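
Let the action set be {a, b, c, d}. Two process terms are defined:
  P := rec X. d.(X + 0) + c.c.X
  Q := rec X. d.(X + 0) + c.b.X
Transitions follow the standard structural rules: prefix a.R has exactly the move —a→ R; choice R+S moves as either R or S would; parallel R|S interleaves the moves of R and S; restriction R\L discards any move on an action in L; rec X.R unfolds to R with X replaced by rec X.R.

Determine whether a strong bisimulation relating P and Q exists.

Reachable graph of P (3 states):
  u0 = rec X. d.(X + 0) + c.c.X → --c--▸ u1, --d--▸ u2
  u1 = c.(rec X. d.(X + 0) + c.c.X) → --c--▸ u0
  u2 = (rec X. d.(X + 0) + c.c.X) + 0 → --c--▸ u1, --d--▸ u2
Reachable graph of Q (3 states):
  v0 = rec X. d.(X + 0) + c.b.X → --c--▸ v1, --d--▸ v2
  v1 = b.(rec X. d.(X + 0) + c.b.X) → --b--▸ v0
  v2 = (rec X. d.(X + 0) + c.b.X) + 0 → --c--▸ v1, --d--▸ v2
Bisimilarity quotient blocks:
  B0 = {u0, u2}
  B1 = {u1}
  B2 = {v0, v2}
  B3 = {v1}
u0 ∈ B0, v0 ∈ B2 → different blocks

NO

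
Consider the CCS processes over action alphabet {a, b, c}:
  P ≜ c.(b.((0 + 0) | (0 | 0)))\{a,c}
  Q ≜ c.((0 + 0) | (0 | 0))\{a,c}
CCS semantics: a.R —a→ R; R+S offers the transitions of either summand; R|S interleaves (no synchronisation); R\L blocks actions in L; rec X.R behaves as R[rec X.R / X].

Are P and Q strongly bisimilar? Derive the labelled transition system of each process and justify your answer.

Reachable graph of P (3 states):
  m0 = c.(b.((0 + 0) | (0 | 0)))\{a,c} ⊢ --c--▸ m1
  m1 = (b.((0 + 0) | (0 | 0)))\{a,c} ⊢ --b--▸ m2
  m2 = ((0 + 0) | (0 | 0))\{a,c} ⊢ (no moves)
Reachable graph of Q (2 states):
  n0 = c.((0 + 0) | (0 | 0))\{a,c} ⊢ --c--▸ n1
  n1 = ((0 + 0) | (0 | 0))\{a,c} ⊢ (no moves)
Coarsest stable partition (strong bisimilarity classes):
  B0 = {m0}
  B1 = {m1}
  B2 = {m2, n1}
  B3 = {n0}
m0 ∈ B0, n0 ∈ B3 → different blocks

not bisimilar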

○ ○ ○ ○ ○

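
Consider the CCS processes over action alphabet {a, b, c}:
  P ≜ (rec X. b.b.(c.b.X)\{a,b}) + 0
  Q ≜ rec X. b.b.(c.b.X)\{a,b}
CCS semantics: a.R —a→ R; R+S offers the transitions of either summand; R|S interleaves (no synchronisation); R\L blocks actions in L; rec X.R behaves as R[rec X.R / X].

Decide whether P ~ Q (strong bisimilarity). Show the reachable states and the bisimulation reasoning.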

○ ○ ○ ○ ○

▶ **What this task involves**
Copy out only the lines of the records above from the one with "Let the action" through the one with "Transitions follow the", exactly as they stand, both included.

▶ **Output for this exercise**
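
Let the action set be {a, b, c, d}. Two process terms are defined:
  P := rec X. d.(X + 0) + c.c.X
  Q := rec X. d.(X + 0) + c.b.X
Transitions follow the standard structural rules: prefix a.R has exactly the move —a→ R; choice R+S moves as either R or S would; parallel R|S interleaves the moves of R and S; restriction R\L discards any move on an action in L; rec X.R unfolds to R with X replaced by rec X.R.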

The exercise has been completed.